### Record set:
——

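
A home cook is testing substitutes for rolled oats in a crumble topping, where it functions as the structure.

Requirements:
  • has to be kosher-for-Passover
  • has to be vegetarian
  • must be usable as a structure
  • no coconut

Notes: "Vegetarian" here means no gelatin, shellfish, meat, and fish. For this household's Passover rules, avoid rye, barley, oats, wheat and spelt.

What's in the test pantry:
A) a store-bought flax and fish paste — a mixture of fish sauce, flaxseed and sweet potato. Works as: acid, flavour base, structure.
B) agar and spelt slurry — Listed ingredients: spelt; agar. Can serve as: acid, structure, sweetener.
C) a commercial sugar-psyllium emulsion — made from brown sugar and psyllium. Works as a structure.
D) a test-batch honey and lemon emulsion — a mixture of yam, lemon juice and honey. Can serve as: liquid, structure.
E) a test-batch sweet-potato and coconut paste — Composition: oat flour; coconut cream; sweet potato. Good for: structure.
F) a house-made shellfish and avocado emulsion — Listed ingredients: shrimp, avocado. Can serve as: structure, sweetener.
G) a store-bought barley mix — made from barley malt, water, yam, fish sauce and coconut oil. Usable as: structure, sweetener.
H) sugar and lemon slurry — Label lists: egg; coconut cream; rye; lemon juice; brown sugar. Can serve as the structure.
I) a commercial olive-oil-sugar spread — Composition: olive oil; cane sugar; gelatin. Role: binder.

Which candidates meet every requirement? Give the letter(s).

C, D

A: has fish sauce, so not vegetarian — out
B: has spelt, so not kosher-for-Passover — no
C: works as a structure, vegetarian, kosher-for-Passover — keep
D: only honey, yam, and lemon juice; none excluded — OK
E: has oat flour, so not kosher-for-Passover; has coconut cream, so not coconut-free — no
F: has shrimp, so not vegetarian — out
G: has fish sauce, so not vegetarian; has barley malt, so not kosher-for-Passover (and 1 more) — reject
H: has rye, so not kosher-for-Passover; has coconut cream, so not coconut-free — out
I: not usable as a structure; has gelatin, so not vegetarian — no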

——

### What the task asks:
Transcribe the whole listing with every word preserved.

### Problem solution:
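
A home cook is testing substitutes for rolled oats in a crumble topping, where it functions as the structure.

Requirements:
  • has to be kosher-for-Passover
  • has to be vegetarian
  • must be usable as a structure
  • no coconut

Notes: "Vegetarian" here means no gelatin, shellfish, meat, and fish. For this household's Passover rules, avoid rye, barley, oats, wheat and spelt.

What's in the test pantry:
A) a store-bought flax and fish paste — a mixture of fish sauce, flaxseed and sweet potato. Works as: acid, flavour base, structure.
B) agar and spelt slurry — Listed ingredients: spelt; agar. Can serve as: acid, structure, sweetener.
C) a commercial sugar-psyllium emulsion — made from brown sugar and psyllium. Works as a structure.
D) a test-batch honey and lemon emulsion — a mixture of yam, lemon juice and honey. Can serve as: liquid, structure.
E) a test-batch sweet-potato and coconut paste — Composition: oat flour; coconut cream; sweet potato. Good for: structure.
F) a house-made shellfish and avocado emulsion — Listed ingredients: shrimp, avocado. Can serve as: structure, sweetener.
G) a store-bought barley mix — made from barley malt, water, yam, fish sauce and coconut oil. Usable as: structure, sweetener.
H) sugar and lemon slurry — Label lists: egg; coconut cream; rye; lemon juice; brown sugar. Can serve as the structure.
I) a commercial olive-oil-sugar spread — Composition: olive oil; cane sugar; gelatin. Role: binder.

Which candidates meet every requirement? Give the letter(s).

C, D

A: has fish sauce, so not vegetarian — out
B: has spelt, so not kosher-for-Passover — no
C: works as a structure, vegetarian, kosher-for-Passover — keep
D: only honey, yam, and lemon juice; none excluded — OK
E: has oat flour, so not kosher-for-Passover; has coconut cream, so not coconut-free — no
F: has shrimp, so not vegetarian — out
G: has fish sauce, so not vegetarian; has barley malt, so not kosher-for-Passover (and 1 more) — reject
H: has rye, so not kosher-for-Passover; has coconut cream, so not coconut-free — out
I: not usable as a structure; has gelatin, so not vegetarian — no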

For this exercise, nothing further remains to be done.